┌────────
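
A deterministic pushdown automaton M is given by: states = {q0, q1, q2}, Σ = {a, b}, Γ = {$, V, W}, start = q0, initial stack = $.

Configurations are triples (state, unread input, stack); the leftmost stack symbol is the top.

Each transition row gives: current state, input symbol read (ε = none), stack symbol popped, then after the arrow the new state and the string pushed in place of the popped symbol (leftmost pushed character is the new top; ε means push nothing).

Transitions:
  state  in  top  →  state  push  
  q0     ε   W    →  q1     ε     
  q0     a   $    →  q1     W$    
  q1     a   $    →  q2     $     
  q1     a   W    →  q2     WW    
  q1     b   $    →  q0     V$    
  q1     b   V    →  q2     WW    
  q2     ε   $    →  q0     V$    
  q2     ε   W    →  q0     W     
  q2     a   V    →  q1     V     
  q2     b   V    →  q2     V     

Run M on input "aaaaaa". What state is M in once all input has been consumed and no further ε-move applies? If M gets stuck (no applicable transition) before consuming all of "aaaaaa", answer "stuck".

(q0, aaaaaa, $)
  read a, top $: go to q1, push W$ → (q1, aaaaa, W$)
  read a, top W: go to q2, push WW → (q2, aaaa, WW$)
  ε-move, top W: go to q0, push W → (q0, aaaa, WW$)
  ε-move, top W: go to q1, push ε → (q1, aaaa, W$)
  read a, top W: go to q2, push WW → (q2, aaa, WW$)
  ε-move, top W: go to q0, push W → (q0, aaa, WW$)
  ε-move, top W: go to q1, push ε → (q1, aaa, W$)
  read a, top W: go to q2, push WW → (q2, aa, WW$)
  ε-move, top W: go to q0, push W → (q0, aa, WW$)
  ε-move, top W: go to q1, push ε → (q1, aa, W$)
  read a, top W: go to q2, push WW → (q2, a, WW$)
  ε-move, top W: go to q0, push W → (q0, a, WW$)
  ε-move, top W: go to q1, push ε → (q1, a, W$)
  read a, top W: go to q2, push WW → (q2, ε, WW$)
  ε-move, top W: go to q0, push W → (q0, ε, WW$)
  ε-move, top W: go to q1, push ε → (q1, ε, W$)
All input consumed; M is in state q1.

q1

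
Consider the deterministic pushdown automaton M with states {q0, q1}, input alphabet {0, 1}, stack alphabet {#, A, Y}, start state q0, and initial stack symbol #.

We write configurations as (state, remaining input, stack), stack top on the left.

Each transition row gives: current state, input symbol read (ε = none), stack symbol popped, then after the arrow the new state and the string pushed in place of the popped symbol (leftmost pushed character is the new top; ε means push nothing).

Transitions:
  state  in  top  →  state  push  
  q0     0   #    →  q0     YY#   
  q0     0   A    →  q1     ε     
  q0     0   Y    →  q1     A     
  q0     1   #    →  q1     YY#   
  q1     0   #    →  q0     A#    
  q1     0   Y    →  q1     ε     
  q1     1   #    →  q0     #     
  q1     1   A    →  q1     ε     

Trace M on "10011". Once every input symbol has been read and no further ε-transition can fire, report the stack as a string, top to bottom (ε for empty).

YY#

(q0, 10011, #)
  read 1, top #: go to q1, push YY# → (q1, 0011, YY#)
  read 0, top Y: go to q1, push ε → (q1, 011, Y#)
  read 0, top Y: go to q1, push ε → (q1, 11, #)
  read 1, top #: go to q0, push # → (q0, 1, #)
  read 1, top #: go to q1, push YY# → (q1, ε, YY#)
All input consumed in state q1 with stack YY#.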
└────────
┌────────
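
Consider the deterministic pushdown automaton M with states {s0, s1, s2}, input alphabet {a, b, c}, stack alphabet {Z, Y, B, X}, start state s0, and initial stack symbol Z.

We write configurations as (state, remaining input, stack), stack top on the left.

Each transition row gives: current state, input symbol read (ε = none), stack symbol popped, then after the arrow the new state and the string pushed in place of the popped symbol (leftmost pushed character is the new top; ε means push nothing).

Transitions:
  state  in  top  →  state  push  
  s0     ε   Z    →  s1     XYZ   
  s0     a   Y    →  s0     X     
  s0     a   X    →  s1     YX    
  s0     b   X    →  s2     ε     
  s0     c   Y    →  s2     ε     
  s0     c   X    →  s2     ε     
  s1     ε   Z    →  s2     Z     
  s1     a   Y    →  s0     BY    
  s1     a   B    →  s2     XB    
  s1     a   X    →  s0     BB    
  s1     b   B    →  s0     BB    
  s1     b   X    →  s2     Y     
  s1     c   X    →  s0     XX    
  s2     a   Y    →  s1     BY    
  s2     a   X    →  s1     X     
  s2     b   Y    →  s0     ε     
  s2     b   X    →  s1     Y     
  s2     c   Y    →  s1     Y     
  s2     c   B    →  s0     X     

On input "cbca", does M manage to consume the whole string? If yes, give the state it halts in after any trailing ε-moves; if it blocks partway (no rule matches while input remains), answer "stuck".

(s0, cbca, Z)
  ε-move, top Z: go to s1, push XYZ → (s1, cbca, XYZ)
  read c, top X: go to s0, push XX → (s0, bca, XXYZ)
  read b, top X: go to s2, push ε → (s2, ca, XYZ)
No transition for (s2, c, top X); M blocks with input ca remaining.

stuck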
└────────
┌────────
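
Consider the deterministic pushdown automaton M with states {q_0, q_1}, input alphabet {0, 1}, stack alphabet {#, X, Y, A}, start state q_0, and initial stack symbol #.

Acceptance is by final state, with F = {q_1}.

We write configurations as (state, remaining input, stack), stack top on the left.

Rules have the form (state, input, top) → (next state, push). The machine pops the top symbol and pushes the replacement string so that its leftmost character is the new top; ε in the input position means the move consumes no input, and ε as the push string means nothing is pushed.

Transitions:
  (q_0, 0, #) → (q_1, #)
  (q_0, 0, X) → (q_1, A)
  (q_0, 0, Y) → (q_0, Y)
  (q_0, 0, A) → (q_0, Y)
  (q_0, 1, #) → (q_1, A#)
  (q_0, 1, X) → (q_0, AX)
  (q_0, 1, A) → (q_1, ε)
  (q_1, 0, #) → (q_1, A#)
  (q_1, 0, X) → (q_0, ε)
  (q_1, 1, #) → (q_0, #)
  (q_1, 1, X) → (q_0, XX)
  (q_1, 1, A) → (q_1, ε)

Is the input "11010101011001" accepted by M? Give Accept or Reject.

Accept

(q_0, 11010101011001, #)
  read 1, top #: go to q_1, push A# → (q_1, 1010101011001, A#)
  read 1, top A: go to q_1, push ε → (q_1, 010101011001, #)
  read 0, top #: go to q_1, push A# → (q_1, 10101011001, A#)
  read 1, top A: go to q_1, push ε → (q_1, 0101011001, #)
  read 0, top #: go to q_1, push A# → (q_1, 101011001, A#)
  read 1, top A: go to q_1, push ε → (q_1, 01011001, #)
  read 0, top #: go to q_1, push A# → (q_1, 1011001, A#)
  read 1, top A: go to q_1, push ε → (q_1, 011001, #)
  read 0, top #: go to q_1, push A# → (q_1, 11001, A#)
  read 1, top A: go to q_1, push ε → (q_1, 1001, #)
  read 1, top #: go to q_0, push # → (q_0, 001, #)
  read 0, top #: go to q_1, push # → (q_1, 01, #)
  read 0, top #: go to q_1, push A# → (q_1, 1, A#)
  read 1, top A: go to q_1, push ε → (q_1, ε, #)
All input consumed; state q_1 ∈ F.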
└────────
> **What this task involves**: Could you set down, word for word, only the lines above from the line with "A deterministic pushdown" to the line with "Configurations are triples", including both?

> **The completed task**:
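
A deterministic pushdown automaton M is given by: states = {q0, q1, q2}, Σ = {a, b}, Γ = {$, V, W}, start = q0, initial stack = $.

Configurations are triples (state, unread input, stack); the leftmost stack symbol is the top.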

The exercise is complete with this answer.